Task brief
In your answer, repeat each line of the data exactly.

· · · · · · ·

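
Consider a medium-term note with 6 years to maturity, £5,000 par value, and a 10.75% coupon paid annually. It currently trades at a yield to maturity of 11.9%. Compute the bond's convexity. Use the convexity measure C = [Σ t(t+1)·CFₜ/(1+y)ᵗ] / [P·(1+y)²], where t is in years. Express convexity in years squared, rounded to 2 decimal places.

With y = 0.119:
  t   CF        PV=CF/(1+0.119)^t    t·PV        t(t+1)·PV
  1       537.50       480.3396       480.3396         960.6792
  2       537.50       429.2579       858.5158       2,575.5474
  3       537.50       383.6085     1,150.8255       4,603.3019
  4       537.50       342.8137     1,371.2547       6,856.2733
  5       537.50       306.3572     1,531.7858       9,190.7148
  6     5,537.50     2,820.5462    16,923.2773     118,462.9410
  Σ                  4,762.9230    22,315.9986     142,649.4575
P = 4,762.9230.
Convexity = Σ t(t+1)·PV / [P·(1+y)²] = 142,649.4575 / (4,762.9230 × 1.252161) = 23.91863.

23.92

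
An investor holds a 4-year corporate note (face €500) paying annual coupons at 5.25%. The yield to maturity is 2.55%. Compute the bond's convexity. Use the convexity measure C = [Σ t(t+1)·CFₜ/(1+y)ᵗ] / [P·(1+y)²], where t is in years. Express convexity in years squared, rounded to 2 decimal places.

With y = 0.0255:
  t   CF        PV=CF/(1+0.0255)^t    t·PV        t(t+1)·PV
  1        26.25        25.5973        25.5973          51.1945
  2        26.25        24.9608        49.9215         149.7646
  3        26.25        24.3401        73.0203         292.0812
  4       526.25       475.8274     1,903.3096       9,516.5481
  Σ                    550.7255     2,051.8487      10,009.5884
P = 550.7255.
Convexity = Σ t(t+1)·PV / [P·(1+y)²] = 10,009.5884 / (550.7255 × 1.051650) = 17.28262.

17.28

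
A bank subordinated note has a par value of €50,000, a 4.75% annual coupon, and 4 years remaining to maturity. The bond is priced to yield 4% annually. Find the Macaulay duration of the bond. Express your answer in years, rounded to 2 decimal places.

Periodic yield y = 0.04. Discount each cash flow and weight by its year:
  t   CF        PV=CF/(1+0.04)^t    t·PV
  1     2,375.00     2,283.6538     2,283.6538
  2     2,375.00     2,195.8210     4,391.6420
  3     2,375.00     2,111.3664     6,334.0991
  4    52,375.00    44,770.3695   179,081.4780
  Σ                 51,361.2107   192,090.8729
Price P = Σ PV = 51,361.2107.
Macaulay duration = Σ(t·PV) / P = 192,090.8729 / 51,361.2107 = 3.74000 years.

3.74 years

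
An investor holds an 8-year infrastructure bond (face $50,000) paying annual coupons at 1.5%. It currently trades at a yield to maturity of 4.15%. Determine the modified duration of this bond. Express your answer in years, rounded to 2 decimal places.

7.25 years

Periodic yield y = 0.0415. First find Macaulay duration:
  t   CF        PV=CF/(1+0.0415)^t    t·PV
  1       750.00       720.1152       720.1152
  2       750.00       691.4212     1,382.8425
  3       750.00       663.8706     1,991.6118
  4       750.00       637.4178     2,549.6711
  5       750.00       612.0190     3,060.0949
  6       750.00       587.6322     3,525.7935
  7       750.00       564.2172     3,949.5206
  8    50,750.00    36,657.4164   293,259.3309
  Σ                 41,134.1096   310,438.9804
P = 41,134.1096; Macaulay duration = 310,438.9804 / 41,134.1096 = 7.54700 years.
Modified duration = D_Mac / (1 + y) = 7.54700 / 1.0415 = 7.24628 years.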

· · · · · · ·

Exercise result
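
Consider a medium-term note with 6 years to maturity, £5,000 par value, and a 10.75% coupon paid annually. It currently trades at a yield to maturity of 11.9%. Compute the bond's convexity. Use the convexity measure C = [Σ t(t+1)·CFₜ/(1+y)ᵗ] / [P·(1+y)²], where t is in years. Express convexity in years squared, rounded to 2 decimal places.

With y = 0.119:
  t   CF        PV=CF/(1+0.119)^t    t·PV        t(t+1)·PV
  1       537.50       480.3396       480.3396         960.6792
  2       537.50       429.2579       858.5158       2,575.5474
  3       537.50       383.6085     1,150.8255       4,603.3019
  4       537.50       342.8137     1,371.2547       6,856.2733
  5       537.50       306.3572     1,531.7858       9,190.7148
  6     5,537.50     2,820.5462    16,923.2773     118,462.9410
  Σ                  4,762.9230    22,315.9986     142,649.4575
P = 4,762.9230.
Convexity = Σ t(t+1)·PV / [P·(1+y)²] = 142,649.4575 / (4,762.9230 × 1.252161) = 23.91863.

23.92

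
An investor holds a 4-year corporate note (face €500) paying annual coupons at 5.25%. The yield to maturity is 2.55%. Compute the bond's convexity. Use the convexity measure C = [Σ t(t+1)·CFₜ/(1+y)ᵗ] / [P·(1+y)²], where t is in years. Express convexity in years squared, rounded to 2 decimal places.

With y = 0.0255:
  t   CF        PV=CF/(1+0.0255)^t    t·PV        t(t+1)·PV
  1        26.25        25.5973        25.5973          51.1945
  2        26.25        24.9608        49.9215         149.7646
  3        26.25        24.3401        73.0203         292.0812
  4       526.25       475.8274     1,903.3096       9,516.5481
  Σ                    550.7255     2,051.8487      10,009.5884
P = 550.7255.
Convexity = Σ t(t+1)·PV / [P·(1+y)²] = 10,009.5884 / (550.7255 × 1.051650) = 17.28262.

17.28

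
A bank subordinated note has a par value of €50,000, a 4.75% annual coupon, and 4 years remaining to maturity. The bond is priced to yield 4% annually. Find the Macaulay duration of the bond. Express your answer in years, rounded to 2 decimal places.

Periodic yield y = 0.04. Discount each cash flow and weight by its year:
  t   CF        PV=CF/(1+0.04)^t    t·PV
  1     2,375.00     2,283.6538     2,283.6538
  2     2,375.00     2,195.8210     4,391.6420
  3     2,375.00     2,111.3664     6,334.0991
  4    52,375.00    44,770.3695   179,081.4780
  Σ                 51,361.2107   192,090.8729
Price P = Σ PV = 51,361.2107.
Macaulay duration = Σ(t·PV) / P = 192,090.8729 / 51,361.2107 = 3.74000 years.

3.74 years

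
An investor holds an 8-year infrastructure bond (face $50,000) paying annual coupons at 1.5%. It currently trades at a yield to maturity of 4.15%. Determine the modified duration of this bond. Express your answer in years, rounded to 2 decimal places.

7.25 years

Periodic yield y = 0.0415. First find Macaulay duration:
  t   CF        PV=CF/(1+0.0415)^t    t·PV
  1       750.00       720.1152       720.1152
  2       750.00       691.4212     1,382.8425
  3       750.00       663.8706     1,991.6118
  4       750.00       637.4178     2,549.6711
  5       750.00       612.0190     3,060.0949
  6       750.00       587.6322     3,525.7935
  7       750.00       564.2172     3,949.5206
  8    50,750.00    36,657.4164   293,259.3309
  Σ                 41,134.1096   310,438.9804
P = 41,134.1096; Macaulay duration = 310,438.9804 / 41,134.1096 = 7.54700 years.
Modified duration = D_Mac / (1 + y) = 7.54700 / 1.0415 = 7.24628 years.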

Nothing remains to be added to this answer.